## Provided records
_ _ _ _ _ _ _

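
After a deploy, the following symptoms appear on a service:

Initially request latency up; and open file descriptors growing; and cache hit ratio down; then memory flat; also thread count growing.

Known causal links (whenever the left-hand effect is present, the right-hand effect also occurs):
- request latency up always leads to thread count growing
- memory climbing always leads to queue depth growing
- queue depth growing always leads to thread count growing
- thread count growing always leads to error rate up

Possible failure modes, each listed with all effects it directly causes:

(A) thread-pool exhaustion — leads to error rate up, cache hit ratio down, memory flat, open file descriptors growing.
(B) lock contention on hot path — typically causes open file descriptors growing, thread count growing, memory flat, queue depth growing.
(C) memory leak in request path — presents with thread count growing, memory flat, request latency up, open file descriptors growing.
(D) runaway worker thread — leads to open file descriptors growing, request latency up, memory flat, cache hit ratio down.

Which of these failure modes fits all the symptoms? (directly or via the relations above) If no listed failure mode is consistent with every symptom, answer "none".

D

Per-candidate check:
(A) thread-pool exhaustion — request latency up ✗; open file descriptors growing ✓; cache hit ratio down ✓; memory flat ✓; thread count growing ✗
(B) lock contention on hot path — does not account for request latency up, cache hit ratio down
(C) memory leak in request path — does not account for cache hit ratio down
(D) runaway worker thread — request latency up ✓; open file descriptors growing ✓; cache hit ratio down ✓; memory flat ✓; thread count growing ✓ (through request latency up → thread count growing)
(D) is the only candidate with no mismatches.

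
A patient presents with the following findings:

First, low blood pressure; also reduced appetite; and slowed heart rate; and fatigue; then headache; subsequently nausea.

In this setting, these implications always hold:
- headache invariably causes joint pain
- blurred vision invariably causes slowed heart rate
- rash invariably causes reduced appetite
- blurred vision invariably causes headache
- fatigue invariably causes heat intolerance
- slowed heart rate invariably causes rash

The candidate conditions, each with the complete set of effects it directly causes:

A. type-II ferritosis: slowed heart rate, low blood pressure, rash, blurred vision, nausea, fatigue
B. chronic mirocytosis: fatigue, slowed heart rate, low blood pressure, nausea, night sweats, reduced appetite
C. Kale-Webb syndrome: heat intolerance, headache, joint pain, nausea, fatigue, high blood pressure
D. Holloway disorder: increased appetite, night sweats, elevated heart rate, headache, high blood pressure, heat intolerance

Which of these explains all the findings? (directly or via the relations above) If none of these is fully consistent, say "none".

A

Testing each hypothesis:
(A) type-II ferritosis — low blood pressure +; reduced appetite + (via rash → reduced appetite); slowed heart rate +; fatigue +; headache + (via blurred vision → headache); nausea +
(B) chronic mirocytosis — low blood pressure +; reduced appetite +; slowed heart rate +; fatigue +; headache -; nausea +
(C) Kale-Webb syndrome — low blood pressure -; reduced appetite -; slowed heart rate -; fatigue +; headache +; nausea +
(D) Holloway disorder — low blood pressure -; reduced appetite -; slowed heart rate -; fatigue -; headache +; nausea -
Only (A) is consistent with every observation.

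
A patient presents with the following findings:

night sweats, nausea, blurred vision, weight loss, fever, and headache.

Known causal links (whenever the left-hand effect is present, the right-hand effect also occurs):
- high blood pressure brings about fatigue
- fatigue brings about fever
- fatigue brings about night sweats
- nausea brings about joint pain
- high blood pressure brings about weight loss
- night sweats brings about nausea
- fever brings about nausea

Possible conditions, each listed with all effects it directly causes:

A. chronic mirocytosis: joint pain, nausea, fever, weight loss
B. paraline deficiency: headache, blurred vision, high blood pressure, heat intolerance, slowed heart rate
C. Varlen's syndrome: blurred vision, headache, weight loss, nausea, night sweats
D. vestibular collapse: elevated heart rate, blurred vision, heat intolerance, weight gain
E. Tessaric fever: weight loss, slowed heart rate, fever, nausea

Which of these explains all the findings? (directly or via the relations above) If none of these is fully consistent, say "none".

Checking each candidate against the observations:
(A) chronic mirocytosis — night sweats ✗; nausea ✓; blurred vision ✗; weight loss ✓; fever ✓; headache ✗
(B) paraline deficiency — accounts for every observation (night sweats by high blood pressure → fatigue → night sweats)
(C) Varlen's syndrome — night sweats ✓; nausea ✓; blurred vision ✓; weight loss ✓; fever ✗; headache ✓
(D) vestibular collapse — fails on night sweats, nausea, weight loss, fever, headache (predicts weight gain, not weight loss)
(E) Tessaric fever — night sweats ✗; nausea ✓; blurred vision ✗; weight loss ✓; fever ✓; headache ✗
(B) alone accounts for all the evidence.

B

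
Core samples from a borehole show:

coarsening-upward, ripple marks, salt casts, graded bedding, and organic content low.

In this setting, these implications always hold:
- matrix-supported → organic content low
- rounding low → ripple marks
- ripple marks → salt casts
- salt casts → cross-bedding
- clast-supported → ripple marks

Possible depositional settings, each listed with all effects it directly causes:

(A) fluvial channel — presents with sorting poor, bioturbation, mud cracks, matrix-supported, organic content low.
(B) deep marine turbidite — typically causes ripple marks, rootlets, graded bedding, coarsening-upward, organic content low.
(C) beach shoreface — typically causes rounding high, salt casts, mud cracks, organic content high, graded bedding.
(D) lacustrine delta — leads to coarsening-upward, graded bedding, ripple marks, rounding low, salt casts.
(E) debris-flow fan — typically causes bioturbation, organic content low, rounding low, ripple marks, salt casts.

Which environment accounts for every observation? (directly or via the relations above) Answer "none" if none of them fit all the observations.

Testing each hypothesis:
(A) fluvial channel — coarsening-upward -; ripple marks -; salt casts -; graded bedding -; organic content low +
(B) deep marine turbidite — accounts for every observation (salt casts through ripple marks → salt casts)
(C) beach shoreface — fails on coarsening-upward, ripple marks, organic content low (predicts organic content high, not organic content low)
(D) lacustrine delta — coarsening-upward +; ripple marks +; salt casts +; graded bedding +; organic content low -
(E) debris-flow fan — does not account for coarsening-upward, graded bedding
Only (B) is consistent with every observation.

B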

_ _ _ _ _ _ _

## What to do
All of the data above needs to be written out exactly.

## Your solution
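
After a deploy, the following symptoms appear on a service:

Initially request latency up; and open file descriptors growing; and cache hit ratio down; then memory flat; also thread count growing.

Known causal links (whenever the left-hand effect is present, the right-hand effect also occurs):
- request latency up always leads to thread count growing
- memory climbing always leads to queue depth growing
- queue depth growing always leads to thread count growing
- thread count growing always leads to error rate up

Possible failure modes, each listed with all effects it directly causes:

(A) thread-pool exhaustion — leads to error rate up, cache hit ratio down, memory flat, open file descriptors growing.
(B) lock contention on hot path — typically causes open file descriptors growing, thread count growing, memory flat, queue depth growing.
(C) memory leak in request path — presents with thread count growing, memory flat, request latency up, open file descriptors growing.
(D) runaway worker thread — leads to open file descriptors growing, request latency up, memory flat, cache hit ratio down.

Which of these failure modes fits all the symptoms? (directly or via the relations above) If no listed failure mode is consistent with every symptom, answer "none".

D

Per-candidate check:
(A) thread-pool exhaustion — request latency up ✗; open file descriptors growing ✓; cache hit ratio down ✓; memory flat ✓; thread count growing ✗
(B) lock contention on hot path — does not account for request latency up, cache hit ratio down
(C) memory leak in request path — does not account for cache hit ratio down
(D) runaway worker thread — request latency up ✓; open file descriptors growing ✓; cache hit ratio down ✓; memory flat ✓; thread count growing ✓ (through request latency up → thread count growing)
(D) is the only candidate with no mismatches.

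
A patient presents with the following findings:

First, low blood pressure; also reduced appetite; and slowed heart rate; and fatigue; then headache; subsequently nausea.

In this setting, these implications always hold:
- headache invariably causes joint pain
- blurred vision invariably causes slowed heart rate
- rash invariably causes reduced appetite
- blurred vision invariably causes headache
- fatigue invariably causes heat intolerance
- slowed heart rate invariably causes rash

The candidate conditions, each with the complete set of effects it directly causes:

A. type-II ferritosis: slowed heart rate, low blood pressure, rash, blurred vision, nausea, fatigue
B. chronic mirocytosis: fatigue, slowed heart rate, low blood pressure, nausea, night sweats, reduced appetite
C. Kale-Webb syndrome: heat intolerance, headache, joint pain, nausea, fatigue, high blood pressure
D. Holloway disorder: increased appetite, night sweats, elevated heart rate, headache, high blood pressure, heat intolerance

Which of these explains all the findings? (directly or via the relations above) If none of these is fully consistent, say "none".

A

Testing each hypothesis:
(A) type-II ferritosis — low blood pressure +; reduced appetite + (via rash → reduced appetite); slowed heart rate +; fatigue +; headache + (via blurred vision → headache); nausea +
(B) chronic mirocytosis — low blood pressure +; reduced appetite +; slowed heart rate +; fatigue +; headache -; nausea +
(C) Kale-Webb syndrome — low blood pressure -; reduced appetite -; slowed heart rate -; fatigue +; headache +; nausea +
(D) Holloway disorder — low blood pressure -; reduced appetite -; slowed heart rate -; fatigue -; headache +; nausea -
Only (A) is consistent with every observation.

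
A patient presents with the following findings:

night sweats, nausea, blurred vision, weight loss, fever, and headache.

Known causal links (whenever the left-hand effect is present, the right-hand effect also occurs):
- high blood pressure brings about fatigue
- fatigue brings about fever
- fatigue brings about night sweats
- nausea brings about joint pain
- high blood pressure brings about weight loss
- night sweats brings about nausea
- fever brings about nausea

Possible conditions, each listed with all effects it directly causes:

A. chronic mirocytosis: joint pain, nausea, fever, weight loss
B. paraline deficiency: headache, blurred vision, high blood pressure, heat intolerance, slowed heart rate
C. Varlen's syndrome: blurred vision, headache, weight loss, nausea, night sweats
D. vestibular collapse: elevated heart rate, blurred vision, heat intolerance, weight gain
E. Tessaric fever: weight loss, slowed heart rate, fever, nausea

Which of these explains all the findings? (directly or via the relations above) If none of these is fully consistent, say "none".

Checking each candidate against the observations:
(A) chronic mirocytosis — night sweats ✗; nausea ✓; blurred vision ✗; weight loss ✓; fever ✓; headache ✗
(B) paraline deficiency — accounts for every observation (night sweats by high blood pressure → fatigue → night sweats)
(C) Varlen's syndrome — night sweats ✓; nausea ✓; blurred vision ✓; weight loss ✓; fever ✗; headache ✓
(D) vestibular collapse — fails on night sweats, nausea, weight loss, fever, headache (predicts weight gain, not weight loss)
(E) Tessaric fever — night sweats ✗; nausea ✓; blurred vision ✗; weight loss ✓; fever ✓; headache ✗
(B) alone accounts for all the evidence.

B

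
Core samples from a borehole show:

coarsening-upward, ripple marks, salt casts, graded bedding, and organic content low.

In this setting, these implications always hold:
- matrix-supported → organic content low
- rounding low → ripple marks
- ripple marks → salt casts
- salt casts → cross-bedding
- clast-supported → ripple marks

Possible depositional settings, each listed with all effects it directly causes:

(A) fluvial channel — presents with sorting poor, bioturbation, mud cracks, matrix-supported, organic content low.
(B) deep marine turbidite — typically causes ripple marks, rootlets, graded bedding, coarsening-upward, organic content low.
(C) beach shoreface — typically causes rounding high, salt casts, mud cracks, organic content high, graded bedding.
(D) lacustrine delta — leads to coarsening-upward, graded bedding, ripple marks, rounding low, salt casts.
(E) debris-flow fan — typically causes bioturbation, organic content low, rounding low, ripple marks, salt casts.

Which environment accounts for every observation? (directly or via the relations above) Answer "none" if none of them fit all the observations.

Testing each hypothesis:
(A) fluvial channel — coarsening-upward -; ripple marks -; salt casts -; graded bedding -; organic content low +
(B) deep marine turbidite — accounts for every observation (salt casts through ripple marks → salt casts)
(C) beach shoreface — fails on coarsening-upward, ripple marks, organic content low (predicts organic content high, not organic content low)
(D) lacustrine delta — coarsening-upward +; ripple marks +; salt casts +; graded bedding +; organic content low -
(E) debris-flow fan — does not account for coarsening-upward, graded bedding
Only (B) is consistent with every observation.

B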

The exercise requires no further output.